[Start of Attachment]
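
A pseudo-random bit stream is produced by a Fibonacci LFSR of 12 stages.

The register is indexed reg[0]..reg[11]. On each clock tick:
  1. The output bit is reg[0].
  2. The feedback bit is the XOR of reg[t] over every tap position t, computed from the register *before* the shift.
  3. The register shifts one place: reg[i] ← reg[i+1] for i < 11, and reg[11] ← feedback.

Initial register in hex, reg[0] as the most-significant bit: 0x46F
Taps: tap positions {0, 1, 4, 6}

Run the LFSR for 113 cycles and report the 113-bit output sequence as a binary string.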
[End of Attachment]
[Start of Attachment]
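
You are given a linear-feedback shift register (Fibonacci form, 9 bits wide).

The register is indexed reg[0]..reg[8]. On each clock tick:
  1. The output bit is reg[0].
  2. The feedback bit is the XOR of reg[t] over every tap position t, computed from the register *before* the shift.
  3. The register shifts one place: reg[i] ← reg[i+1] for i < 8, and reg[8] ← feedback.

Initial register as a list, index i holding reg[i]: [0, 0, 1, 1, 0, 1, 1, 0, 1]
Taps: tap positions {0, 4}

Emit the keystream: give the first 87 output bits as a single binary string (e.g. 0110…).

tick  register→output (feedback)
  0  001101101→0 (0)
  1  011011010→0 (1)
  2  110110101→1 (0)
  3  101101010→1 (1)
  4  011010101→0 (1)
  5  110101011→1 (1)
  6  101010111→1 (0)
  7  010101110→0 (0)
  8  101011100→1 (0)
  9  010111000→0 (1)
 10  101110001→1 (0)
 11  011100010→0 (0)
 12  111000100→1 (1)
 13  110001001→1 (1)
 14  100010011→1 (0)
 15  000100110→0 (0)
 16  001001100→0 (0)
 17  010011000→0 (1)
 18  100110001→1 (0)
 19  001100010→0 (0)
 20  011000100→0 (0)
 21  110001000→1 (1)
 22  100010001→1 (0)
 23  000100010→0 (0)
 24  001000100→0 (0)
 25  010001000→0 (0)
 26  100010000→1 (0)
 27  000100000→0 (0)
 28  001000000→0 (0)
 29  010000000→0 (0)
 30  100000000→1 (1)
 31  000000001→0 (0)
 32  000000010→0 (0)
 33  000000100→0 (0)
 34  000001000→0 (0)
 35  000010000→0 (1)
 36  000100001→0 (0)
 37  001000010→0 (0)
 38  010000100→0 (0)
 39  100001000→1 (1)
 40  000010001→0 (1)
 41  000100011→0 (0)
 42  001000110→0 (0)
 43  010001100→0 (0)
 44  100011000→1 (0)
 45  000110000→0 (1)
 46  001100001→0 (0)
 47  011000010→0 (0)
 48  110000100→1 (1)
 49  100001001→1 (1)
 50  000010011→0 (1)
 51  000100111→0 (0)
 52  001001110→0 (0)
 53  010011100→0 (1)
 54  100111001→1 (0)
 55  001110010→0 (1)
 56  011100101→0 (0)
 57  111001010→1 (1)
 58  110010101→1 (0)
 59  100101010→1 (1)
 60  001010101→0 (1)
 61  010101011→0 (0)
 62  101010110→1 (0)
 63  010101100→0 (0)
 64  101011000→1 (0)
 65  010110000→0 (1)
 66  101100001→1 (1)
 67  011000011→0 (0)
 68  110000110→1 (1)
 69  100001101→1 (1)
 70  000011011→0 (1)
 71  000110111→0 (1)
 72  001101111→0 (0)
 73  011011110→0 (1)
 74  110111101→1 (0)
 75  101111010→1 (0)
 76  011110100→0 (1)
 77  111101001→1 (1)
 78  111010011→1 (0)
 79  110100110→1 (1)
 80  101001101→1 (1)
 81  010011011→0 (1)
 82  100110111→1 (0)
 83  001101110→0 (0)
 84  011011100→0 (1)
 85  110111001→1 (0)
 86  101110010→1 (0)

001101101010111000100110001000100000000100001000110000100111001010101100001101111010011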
[End of Attachment]
# [Exercise]
Please work out how many lines in the records hold the string "Taps", and give only the number.

# [Solution]
2